**Stored items:**
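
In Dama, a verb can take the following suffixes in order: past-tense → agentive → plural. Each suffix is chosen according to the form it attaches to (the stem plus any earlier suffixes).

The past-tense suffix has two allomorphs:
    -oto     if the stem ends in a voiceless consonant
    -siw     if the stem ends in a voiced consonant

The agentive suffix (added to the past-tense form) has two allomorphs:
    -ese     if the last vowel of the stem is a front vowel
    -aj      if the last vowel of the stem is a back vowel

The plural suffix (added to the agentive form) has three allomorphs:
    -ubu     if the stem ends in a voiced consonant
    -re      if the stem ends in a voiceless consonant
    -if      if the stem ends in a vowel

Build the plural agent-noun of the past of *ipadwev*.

Since the final consonant of *ipadwev* is /v/ (voiced), it takes -siw, giving *ipadwevsiw*.
The last vowel of the past-tense form *ipadwevsiw* is /i/, which is a front vowel, so the agentive suffix is -ese, giving *ipadwevsiwese*.
The agentive form *ipadwevsiwese*: final sound = /e/, a vowel → -if → *ipadwevsiweseif*.

ipadwevsiweseif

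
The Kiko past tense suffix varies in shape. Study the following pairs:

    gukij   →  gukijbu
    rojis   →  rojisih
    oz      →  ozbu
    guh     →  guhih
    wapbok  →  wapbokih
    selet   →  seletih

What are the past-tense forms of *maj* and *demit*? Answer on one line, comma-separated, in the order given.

majbu, demitih

The pattern is voicing of the final consonant: -ih when the stem ends in a voiceless consonant (*rojis*, *guh*, *wapbok*, *selet*); -bu when the stem ends in a voiced consonant (*gukij*, *oz*).
*maj*: final consonant = /j/, voiced → -bu → *majbu*.
*demit* — final consonant /t/ (voiceless) → -ih → *demitih*.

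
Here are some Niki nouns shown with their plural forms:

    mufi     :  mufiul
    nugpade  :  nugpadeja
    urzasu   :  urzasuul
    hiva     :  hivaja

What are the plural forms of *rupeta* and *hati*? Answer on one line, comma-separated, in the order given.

rupetaja, hatiul

The suffix is conditioned by the last vowel: -ul when the last vowel of the stem is a high vowel (*mufi*, *urzasu*); -ja when the last vowel of the stem is a non-high vowel (*nugpade*, *hiva*).
Since the last vowel of *rupeta* is /a/ (a non-high vowel), it takes -ja, giving *rupetaja*.
*hati* — last vowel /i/ (a high vowel) → -ul → *hatiul*.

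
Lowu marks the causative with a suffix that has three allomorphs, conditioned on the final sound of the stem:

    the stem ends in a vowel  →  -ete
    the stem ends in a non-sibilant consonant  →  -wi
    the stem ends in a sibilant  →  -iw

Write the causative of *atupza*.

atupzaete

Since the final sound of *atupza* is /a/ (a vowel), it takes -ete, giving *atupzaete*.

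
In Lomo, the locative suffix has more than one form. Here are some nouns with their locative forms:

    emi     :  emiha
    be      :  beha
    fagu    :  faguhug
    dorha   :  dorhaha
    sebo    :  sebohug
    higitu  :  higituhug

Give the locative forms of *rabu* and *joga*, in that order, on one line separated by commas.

rabuhug, jogaha

The alternation tracks the last vowel of the stem — -hug when the last vowel of the stem is a rounded vowel (*fagu*, *sebo*, *higitu*); -ha when the last vowel of the stem is an unrounded vowel (*emi*, *be*, *dorha*).
*rabu* — last vowel /u/ (a rounded vowel) → -hug → *rabuhug*.
*joga*: last vowel = /a/, an unrounded vowel → -ha → *jogaha*.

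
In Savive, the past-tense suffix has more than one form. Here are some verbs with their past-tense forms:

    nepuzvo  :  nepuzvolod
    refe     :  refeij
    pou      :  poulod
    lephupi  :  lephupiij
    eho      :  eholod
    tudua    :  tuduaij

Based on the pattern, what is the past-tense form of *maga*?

magaij

Looking at the last vowel of each stem: -lod when the last vowel of the stem is a rounded vowel (*nepuzvo*, *pou*, *eho*); -ij when the last vowel of the stem is an unrounded vowel (*refe*, *lephupi*, *tudua*).
The last vowel of *maga* is /a/, which is an unrounded vowel, so the suffix is -ij, giving *magaij*.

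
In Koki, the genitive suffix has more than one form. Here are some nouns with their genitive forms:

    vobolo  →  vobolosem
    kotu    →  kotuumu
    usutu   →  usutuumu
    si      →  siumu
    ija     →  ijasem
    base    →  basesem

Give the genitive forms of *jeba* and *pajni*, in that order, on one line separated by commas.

jebasem, pajniumu

Looking at the last vowel of each stem: -umu when the last vowel of the stem is a high vowel (*kotu*, *usutu*, *si*); -sem when the last vowel of the stem is a non-high vowel (*vobolo*, *ija*, *base*).
*jeba*: last vowel = /a/, a non-high vowel → -sem → *jebasem*.
*pajni* — last vowel /i/ (a high vowel) → -umu → *pajniumu*.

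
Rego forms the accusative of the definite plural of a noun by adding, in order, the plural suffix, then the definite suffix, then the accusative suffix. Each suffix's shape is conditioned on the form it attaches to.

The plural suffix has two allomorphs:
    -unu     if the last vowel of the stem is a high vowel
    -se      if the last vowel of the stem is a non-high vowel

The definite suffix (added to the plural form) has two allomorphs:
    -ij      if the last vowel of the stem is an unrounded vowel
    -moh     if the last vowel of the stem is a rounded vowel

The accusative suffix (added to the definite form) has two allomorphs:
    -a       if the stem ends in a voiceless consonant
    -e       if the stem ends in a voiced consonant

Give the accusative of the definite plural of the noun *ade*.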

**EXERCISE DIRECTIONS:**
Count, in the records above, the lines that contain "more", and write only the resulting number.

**SOLUTION FOR THIS EXERCISE:**
3